Task objective: Where "over" appears in a line of the entries below, that line should be copied.
── Supplied entries
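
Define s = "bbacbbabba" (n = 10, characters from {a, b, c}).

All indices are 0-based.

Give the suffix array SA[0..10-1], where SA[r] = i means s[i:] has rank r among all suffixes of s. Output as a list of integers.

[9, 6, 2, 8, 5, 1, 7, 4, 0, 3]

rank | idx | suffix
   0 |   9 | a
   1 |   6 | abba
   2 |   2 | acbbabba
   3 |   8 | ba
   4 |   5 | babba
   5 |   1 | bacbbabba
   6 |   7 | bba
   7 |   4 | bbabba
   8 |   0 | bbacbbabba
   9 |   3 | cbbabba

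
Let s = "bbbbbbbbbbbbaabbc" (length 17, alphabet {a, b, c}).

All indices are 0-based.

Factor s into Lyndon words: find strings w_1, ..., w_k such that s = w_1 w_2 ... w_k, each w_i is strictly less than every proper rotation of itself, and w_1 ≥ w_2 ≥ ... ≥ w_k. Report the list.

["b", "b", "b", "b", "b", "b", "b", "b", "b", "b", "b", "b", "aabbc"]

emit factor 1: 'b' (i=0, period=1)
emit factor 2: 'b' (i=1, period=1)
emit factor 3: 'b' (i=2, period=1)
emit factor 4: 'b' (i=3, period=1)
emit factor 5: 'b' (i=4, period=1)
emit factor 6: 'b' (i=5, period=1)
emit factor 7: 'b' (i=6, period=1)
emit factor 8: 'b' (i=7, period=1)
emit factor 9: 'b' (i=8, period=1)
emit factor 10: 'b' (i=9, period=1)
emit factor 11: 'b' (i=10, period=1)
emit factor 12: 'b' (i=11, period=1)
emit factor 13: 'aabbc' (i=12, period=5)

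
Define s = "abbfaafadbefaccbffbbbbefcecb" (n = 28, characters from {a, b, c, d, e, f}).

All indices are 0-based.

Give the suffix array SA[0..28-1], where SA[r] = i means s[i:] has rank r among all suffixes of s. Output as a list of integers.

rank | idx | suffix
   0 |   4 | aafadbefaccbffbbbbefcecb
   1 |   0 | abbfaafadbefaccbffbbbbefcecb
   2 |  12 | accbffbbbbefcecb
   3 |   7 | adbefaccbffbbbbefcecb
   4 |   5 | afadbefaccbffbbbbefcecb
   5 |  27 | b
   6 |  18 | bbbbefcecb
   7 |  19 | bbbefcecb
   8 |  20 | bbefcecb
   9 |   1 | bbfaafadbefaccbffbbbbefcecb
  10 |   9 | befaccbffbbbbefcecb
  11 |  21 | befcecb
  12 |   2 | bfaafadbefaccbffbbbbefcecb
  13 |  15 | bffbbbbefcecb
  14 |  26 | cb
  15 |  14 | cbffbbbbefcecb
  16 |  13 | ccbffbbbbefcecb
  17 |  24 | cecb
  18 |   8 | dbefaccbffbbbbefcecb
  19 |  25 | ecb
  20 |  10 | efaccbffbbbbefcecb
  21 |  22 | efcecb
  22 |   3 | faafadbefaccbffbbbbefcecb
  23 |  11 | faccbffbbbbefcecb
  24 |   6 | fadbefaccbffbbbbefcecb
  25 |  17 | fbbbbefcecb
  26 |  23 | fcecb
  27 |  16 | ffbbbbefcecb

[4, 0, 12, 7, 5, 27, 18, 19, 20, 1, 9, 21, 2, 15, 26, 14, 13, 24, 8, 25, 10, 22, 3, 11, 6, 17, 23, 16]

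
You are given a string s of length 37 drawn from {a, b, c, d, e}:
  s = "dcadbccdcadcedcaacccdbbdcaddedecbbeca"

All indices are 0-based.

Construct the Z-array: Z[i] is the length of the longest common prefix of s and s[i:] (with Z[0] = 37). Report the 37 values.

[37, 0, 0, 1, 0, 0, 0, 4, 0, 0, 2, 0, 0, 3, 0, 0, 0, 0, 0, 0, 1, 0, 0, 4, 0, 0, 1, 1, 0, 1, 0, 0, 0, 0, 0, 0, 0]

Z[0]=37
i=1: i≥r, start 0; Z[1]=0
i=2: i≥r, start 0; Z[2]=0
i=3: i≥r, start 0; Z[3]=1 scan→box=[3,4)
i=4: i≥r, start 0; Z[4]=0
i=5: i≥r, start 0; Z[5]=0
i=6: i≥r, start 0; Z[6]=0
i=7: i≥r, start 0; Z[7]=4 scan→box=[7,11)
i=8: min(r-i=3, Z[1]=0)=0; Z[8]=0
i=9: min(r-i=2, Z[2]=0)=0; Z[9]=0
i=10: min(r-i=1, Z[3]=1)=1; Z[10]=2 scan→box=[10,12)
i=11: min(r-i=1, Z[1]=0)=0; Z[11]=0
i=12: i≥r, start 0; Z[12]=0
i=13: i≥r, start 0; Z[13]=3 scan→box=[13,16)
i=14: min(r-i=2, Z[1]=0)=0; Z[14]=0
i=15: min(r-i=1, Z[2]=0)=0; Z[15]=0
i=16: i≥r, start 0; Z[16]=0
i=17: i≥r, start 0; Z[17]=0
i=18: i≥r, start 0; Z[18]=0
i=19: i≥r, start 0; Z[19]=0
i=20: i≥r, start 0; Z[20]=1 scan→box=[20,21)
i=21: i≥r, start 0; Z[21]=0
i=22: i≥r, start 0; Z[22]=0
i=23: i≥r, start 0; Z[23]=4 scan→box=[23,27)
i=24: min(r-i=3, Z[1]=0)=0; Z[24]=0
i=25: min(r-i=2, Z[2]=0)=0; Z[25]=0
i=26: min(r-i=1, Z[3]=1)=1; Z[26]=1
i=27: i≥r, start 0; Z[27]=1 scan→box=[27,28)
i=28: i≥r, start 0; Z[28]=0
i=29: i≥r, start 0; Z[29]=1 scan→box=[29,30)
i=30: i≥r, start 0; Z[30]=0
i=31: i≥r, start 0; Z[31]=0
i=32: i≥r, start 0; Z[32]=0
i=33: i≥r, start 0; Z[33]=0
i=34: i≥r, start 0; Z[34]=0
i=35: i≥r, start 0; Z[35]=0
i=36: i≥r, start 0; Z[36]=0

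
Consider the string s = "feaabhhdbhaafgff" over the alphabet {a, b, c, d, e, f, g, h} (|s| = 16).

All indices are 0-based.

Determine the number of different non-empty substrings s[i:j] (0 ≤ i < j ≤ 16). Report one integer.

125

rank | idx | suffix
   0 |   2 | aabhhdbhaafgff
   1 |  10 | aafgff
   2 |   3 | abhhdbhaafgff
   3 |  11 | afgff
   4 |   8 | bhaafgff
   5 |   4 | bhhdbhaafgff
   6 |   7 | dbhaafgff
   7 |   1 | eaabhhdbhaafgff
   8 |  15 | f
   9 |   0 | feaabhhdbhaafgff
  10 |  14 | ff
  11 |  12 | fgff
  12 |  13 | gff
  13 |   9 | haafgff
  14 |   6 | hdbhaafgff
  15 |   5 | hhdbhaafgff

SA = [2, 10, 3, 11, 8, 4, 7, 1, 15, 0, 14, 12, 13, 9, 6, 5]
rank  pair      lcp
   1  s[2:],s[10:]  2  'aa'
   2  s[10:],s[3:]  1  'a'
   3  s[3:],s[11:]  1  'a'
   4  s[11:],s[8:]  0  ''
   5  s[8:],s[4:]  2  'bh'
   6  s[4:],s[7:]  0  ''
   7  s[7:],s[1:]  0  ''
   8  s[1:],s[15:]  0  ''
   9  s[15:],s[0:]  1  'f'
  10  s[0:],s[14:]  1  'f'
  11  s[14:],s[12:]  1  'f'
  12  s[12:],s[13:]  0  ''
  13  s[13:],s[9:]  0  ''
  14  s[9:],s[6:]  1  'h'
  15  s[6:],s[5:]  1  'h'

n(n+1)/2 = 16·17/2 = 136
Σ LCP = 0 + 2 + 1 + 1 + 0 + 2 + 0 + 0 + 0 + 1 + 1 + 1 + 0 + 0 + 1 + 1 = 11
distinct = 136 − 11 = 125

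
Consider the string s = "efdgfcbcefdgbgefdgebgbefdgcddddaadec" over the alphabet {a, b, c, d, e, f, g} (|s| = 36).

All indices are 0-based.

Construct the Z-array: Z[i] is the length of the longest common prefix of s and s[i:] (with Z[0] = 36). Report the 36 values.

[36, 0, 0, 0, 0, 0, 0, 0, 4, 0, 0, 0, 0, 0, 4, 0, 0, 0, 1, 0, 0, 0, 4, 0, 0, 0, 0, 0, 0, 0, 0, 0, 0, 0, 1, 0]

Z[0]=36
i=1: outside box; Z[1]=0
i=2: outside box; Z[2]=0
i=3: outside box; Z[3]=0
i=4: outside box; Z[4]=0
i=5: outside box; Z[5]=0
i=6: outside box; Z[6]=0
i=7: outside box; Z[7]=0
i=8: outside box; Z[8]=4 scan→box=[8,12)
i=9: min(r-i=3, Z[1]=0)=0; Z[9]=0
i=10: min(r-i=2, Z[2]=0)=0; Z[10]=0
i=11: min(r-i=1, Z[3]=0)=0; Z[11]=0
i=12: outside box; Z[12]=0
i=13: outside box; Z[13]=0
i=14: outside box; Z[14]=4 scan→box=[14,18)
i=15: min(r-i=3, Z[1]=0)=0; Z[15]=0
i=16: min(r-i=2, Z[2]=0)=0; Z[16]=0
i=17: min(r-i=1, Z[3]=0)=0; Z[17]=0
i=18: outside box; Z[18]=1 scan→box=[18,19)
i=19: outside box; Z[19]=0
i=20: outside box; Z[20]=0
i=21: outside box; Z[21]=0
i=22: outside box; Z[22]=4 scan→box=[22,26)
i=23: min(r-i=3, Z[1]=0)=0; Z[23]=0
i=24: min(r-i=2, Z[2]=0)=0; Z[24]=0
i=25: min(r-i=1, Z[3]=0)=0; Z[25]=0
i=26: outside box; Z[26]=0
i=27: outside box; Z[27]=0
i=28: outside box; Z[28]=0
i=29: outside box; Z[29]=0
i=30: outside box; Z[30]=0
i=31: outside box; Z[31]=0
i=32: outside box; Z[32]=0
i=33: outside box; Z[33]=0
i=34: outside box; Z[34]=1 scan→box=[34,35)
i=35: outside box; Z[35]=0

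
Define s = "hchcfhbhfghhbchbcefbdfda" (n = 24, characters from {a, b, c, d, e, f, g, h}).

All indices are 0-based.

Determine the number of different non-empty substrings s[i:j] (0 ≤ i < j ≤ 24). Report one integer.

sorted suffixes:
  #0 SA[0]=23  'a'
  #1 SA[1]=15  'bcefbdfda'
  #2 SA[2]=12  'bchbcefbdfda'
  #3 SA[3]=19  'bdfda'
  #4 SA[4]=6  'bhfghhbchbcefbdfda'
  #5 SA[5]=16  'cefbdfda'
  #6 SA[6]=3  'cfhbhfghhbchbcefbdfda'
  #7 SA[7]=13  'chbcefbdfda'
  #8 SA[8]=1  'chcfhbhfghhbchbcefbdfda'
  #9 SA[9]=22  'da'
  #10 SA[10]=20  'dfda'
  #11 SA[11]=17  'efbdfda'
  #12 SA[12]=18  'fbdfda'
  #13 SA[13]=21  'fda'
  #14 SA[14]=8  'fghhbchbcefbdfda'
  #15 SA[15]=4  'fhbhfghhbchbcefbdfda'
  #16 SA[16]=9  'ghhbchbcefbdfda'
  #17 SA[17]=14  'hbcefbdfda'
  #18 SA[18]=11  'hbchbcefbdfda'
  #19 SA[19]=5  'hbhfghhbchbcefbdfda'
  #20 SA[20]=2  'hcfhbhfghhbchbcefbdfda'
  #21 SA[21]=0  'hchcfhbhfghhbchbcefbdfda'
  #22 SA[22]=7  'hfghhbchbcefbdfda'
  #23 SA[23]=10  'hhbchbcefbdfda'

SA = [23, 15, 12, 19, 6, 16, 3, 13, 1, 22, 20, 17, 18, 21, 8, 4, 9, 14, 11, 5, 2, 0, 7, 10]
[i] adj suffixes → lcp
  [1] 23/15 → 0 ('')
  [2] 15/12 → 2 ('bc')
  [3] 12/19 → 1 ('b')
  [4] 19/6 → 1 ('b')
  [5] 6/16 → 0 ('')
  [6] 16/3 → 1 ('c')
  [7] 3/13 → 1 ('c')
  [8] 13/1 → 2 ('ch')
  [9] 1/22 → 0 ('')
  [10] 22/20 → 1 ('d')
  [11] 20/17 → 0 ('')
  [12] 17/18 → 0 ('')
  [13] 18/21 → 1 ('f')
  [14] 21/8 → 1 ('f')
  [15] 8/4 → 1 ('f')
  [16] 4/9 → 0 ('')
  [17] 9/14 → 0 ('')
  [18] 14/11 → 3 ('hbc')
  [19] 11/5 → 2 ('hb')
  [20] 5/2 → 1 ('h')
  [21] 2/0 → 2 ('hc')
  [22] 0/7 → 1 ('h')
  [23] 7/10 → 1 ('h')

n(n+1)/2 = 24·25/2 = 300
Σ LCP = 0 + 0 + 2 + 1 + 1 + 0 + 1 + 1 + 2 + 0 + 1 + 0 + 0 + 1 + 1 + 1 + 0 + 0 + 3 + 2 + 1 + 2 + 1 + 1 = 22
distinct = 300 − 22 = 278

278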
────
Reply to the task:
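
Consider the string s = "feaabhhdbhaafgff" over the alphabet {a, b, c, d, e, f, g, h} (|s| = 16).
Consider the string s = "efdgfcbcefdgbgefdgebgbefdgcddddaadec" over the alphabet {a, b, c, d, e, f, g} (|s| = 36).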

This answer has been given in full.